[Stored items]

↓

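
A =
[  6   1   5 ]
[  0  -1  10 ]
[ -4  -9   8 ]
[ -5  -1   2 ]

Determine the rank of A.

3

Row reduce to echelon form.
R3 ← R3 + (2/3)·R1: [0, -25/3, 34/3]
R4 ← R4 + (5/6)·R1: [0, -1/6, 37/6]
R3 ← R3 − (25/3)·R2: [0, 0, -72]
R4 ← R4 − (1/6)·R2: [0, 0, 9/2]
R4 ← R4 + (1/16)·R3: [0, 0, 0]
Echelon form has 3 nonzero rows, so rank(A) = 3.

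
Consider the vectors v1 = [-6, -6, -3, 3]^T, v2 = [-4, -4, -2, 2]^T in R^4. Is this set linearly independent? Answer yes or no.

Form the matrix with these vectors as rows and row reduce.
R2 ← R2 − (2/3)·R1: [0, 0, 0, 0]
1 nonzero row, so the 2 vectors span a space of dimension 1.
Since 1 < 2, the vectors are linearly dependent.

no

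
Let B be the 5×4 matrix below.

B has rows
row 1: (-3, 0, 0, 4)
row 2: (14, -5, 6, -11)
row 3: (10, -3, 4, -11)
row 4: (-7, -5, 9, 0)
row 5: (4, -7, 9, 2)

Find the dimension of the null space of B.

Row reduce to echelon form.
R2 ← R2 + (14/3)·R1: [0, -5, 6, 23/3]
R3 ← R3 + (10/3)·R1: [0, -3, 4, 7/3]
R4 ← R4 − (7/3)·R1: [0, -5, 9, -28/3]
R5 ← R5 + (4/3)·R1: [0, -7, 9, 22/3]
R3 ← R3 − (3/5)·R2: [0, 0, 2/5, -34/15]
R4 ← R4 − R2: [0, 0, 3, -17]
R5 ← R5 − (7/5)·R2: [0, 0, 3/5, -17/5]
R4 ← R4 − (15/2)·R3: [0, 0, 0, 0]
R5 ← R5 − (3/2)·R3: [0, 0, 0, 0]
3 nonzero rows, so rank(B) = 3.
B has 4 columns; by rank–nullity, nullity = 4 − 3 = 1.

1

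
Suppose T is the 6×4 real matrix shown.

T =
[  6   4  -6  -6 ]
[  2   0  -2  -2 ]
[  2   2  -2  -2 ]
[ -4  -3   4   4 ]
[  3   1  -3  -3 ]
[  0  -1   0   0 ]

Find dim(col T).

Row reduce to echelon form.
R2 ← R2 − (1/3)·R1: [0, -4/3, 0, 0]
R3 ← R3 − (1/3)·R1: [0, 2/3, 0, 0]
R4 ← R4 + (2/3)·R1: [0, -1/3, 0, 0]
R5 ← R5 − (1/2)·R1: [0, -1, 0, 0]
R3 ← R3 + (1/2)·R2: [0, 0, 0, 0]
R4 ← R4 − (1/4)·R2: [0, 0, 0, 0]
R5 ← R5 − (3/4)·R2: [0, 0, 0, 0]
R6 ← R6 − (3/4)·R2: [0, 0, 0, 0]
Echelon form has 2 nonzero rows, so rank(T) = 2.
The column space has dimension equal to the rank: 2.

2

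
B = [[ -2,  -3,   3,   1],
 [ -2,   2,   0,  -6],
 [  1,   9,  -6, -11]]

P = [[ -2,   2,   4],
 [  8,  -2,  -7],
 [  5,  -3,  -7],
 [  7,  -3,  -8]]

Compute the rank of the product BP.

2

First compute BP:
[[  2, -10, -16],
 [-22,  10,  26],
 [-37,  35,  71]]
Now row reduce the product.
R2 ← R2 + (11)·R1: [0, -100, -150]
R3 ← R3 + (37/2)·R1: [0, -150, -225]
R3 ← R3 − (3/2)·R2: [0, 0, 0]
2 nonzero rows, so rank(BP) = 2.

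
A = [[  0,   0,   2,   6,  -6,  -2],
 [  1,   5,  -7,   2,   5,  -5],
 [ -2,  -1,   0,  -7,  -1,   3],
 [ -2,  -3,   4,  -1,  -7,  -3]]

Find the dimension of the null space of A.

Row reduce to echelon form.
Swap R1 ↔ R2
R3 ← R3 + (2)·R1: [0, 9, -14, -3, 9, -7]
R4 ← R4 + (2)·R1: [0, 7, -10, 3, 3, -13]
Swap R2 ↔ R3
R4 ← R4 − (7/9)·R2: [0, 0, 8/9, 16/3, -4, -68/9]
R4 ← R4 − (4/9)·R3: [0, 0, 0, 8/3, -4/3, -20/3]
4 nonzero rows, so rank(A) = 4.
A has 6 columns; by rank–nullity, nullity = 6 − 4 = 2.

2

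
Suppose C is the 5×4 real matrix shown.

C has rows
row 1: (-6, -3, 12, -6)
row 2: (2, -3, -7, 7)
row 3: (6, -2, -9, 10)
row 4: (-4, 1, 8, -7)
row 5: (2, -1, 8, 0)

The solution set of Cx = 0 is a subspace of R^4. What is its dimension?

Row reduce to echelon form.
R2 ← R2 + (1/3)·R1: [0, -4, -3, 5]
R3 ← R3 + R1: [0, -5, 3, 4]
R4 ← R4 − (2/3)·R1: [0, 3, 0, -3]
R5 ← R5 + (1/3)·R1: [0, -2, 12, -2]
R3 ← R3 − (5/4)·R2: [0, 0, 27/4, -9/4]
R4 ← R4 + (3/4)·R2: [0, 0, -9/4, 3/4]
R5 ← R5 − (1/2)·R2: [0, 0, 27/2, -9/2]
R4 ← R4 + (1/3)·R3: [0, 0, 0, 0]
R5 ← R5 − (2)·R3: [0, 0, 0, 0]
3 nonzero rows, so rank(C) = 3.
C has 4 columns; by rank–nullity, nullity = 4 − 3 = 1.

1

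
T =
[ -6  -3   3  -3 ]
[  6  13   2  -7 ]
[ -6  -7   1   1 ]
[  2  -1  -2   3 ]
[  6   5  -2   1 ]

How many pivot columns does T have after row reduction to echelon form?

2

Row reduce to echelon form.
R2 ← R2 + R1: [0, 10, 5, -10]
R3 ← R3 − R1: [0, -4, -2, 4]
R4 ← R4 + (1/3)·R1: [0, -2, -1, 2]
R5 ← R5 + R1: [0, 2, 1, -2]
R3 ← R3 + (2/5)·R2: [0, 0, 0, 0]
R4 ← R4 + (1/5)·R2: [0, 0, 0, 0]
R5 ← R5 − (1/5)·R2: [0, 0, 0, 0]
Echelon form has 2 nonzero rows, so rank(T) = 2.
Each nonzero row contributes one pivot column: 2 pivot columns.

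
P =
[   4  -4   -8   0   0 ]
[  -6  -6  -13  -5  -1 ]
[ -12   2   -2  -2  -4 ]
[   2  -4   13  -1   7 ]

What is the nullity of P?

Row reduce to echelon form.
R2 ← R2 + (3/2)·R1: [0, -12, -25, -5, -1]
R3 ← R3 + (3)·R1: [0, -10, -26, -2, -4]
R4 ← R4 − (1/2)·R1: [0, -2, 17, -1, 7]
R3 ← R3 − (5/6)·R2: [0, 0, -31/6, 13/6, -19/6]
R4 ← R4 − (1/6)·R2: [0, 0, 127/6, -1/6, 43/6]
R4 ← R4 + (127/31)·R3: [0, 0, 0, 270/31, -180/31]
4 nonzero rows, so rank(P) = 4.
P has 5 columns; by rank–nullity, nullity = 5 − 4 = 1.

1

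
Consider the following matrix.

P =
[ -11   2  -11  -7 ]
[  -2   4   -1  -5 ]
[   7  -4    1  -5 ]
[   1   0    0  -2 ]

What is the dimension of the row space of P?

3

Row reduce to echelon form.
R2 ← R2 − (2/11)·R1: [0, 40/11, 1, -41/11]
R3 ← R3 + (7/11)·R1: [0, -30/11, -6, -104/11]
R4 ← R4 + (1/11)·R1: [0, 2/11, -1, -29/11]
R3 ← R3 + (3/4)·R2: [0, 0, -21/4, -49/4]
R4 ← R4 − (1/20)·R2: [0, 0, -21/20, -49/20]
R4 ← R4 − (1/5)·R3: [0, 0, 0, 0]
Echelon form has 3 nonzero rows, so rank(P) = 3.
The row space has dimension equal to the rank: 3.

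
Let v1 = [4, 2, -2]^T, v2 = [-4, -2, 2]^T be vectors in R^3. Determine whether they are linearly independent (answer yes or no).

no

Form the matrix with these vectors as rows and row reduce.
R2 ← R2 + R1: [0, 0, 0]
1 nonzero row, so the 2 vectors span a space of dimension 1.
Since 1 < 2, the vectors are linearly dependent.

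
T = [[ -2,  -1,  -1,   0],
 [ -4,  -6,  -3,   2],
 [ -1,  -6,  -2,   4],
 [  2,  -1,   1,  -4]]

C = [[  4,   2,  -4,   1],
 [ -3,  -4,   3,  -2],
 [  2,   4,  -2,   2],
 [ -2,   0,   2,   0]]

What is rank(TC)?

2

First compute TC:
[[ -7,  -4,   7,  -2],
 [ -8,   4,   8,   2],
 [  2,  14,  -2,   7],
 [ 21,  12, -21,   6]]
Now row reduce the product.
R2 ← R2 − (8/7)·R1: [0, 60/7, 0, 30/7]
R3 ← R3 + (2/7)·R1: [0, 90/7, 0, 45/7]
R4 ← R4 + (3)·R1: [0, 0, 0, 0]
R3 ← R3 − (3/2)·R2: [0, 0, 0, 0]
2 nonzero rows, so rank(TC) = 2.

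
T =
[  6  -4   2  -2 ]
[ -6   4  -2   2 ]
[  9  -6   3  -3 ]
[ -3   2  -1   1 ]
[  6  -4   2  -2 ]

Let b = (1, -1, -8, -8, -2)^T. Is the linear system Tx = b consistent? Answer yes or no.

Row reduce the augmented matrix [T | b].
R2 ← R2 + R1: [0, 0, 0, 0, 0]
R3 ← R3 − (3/2)·R1: [0, 0, 0, 0, -19/2]
R4 ← R4 + (1/2)·R1: [0, 0, 0, 0, -15/2]
R5 ← R5 − R1: [0, 0, 0, 0, -3]
Swap R2 ↔ R3
R4 ← R4 − (15/19)·R2: [0, 0, 0, 0, 0]
R5 ← R5 − (6/19)·R2: [0, 0, 0, 0, 0]
The echelon form has 2 nonzero rows; the last pivot sits in the augmented column, so rank(T) = 1 but rank([T|b]) = 2.
Since the ranks differ, the system is inconsistent.

no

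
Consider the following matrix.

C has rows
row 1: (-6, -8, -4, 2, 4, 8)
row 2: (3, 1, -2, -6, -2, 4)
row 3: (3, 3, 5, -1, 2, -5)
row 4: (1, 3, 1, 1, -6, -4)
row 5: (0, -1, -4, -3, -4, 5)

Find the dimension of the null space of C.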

↑

▶ _Work request_:
Which lines of the data include the word "real"? Copy each one.

▶ _Answer to the exercise_:
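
Suppose T is the 6×4 real matrix shown.
Suppose C is the 5×4 real matrix shown.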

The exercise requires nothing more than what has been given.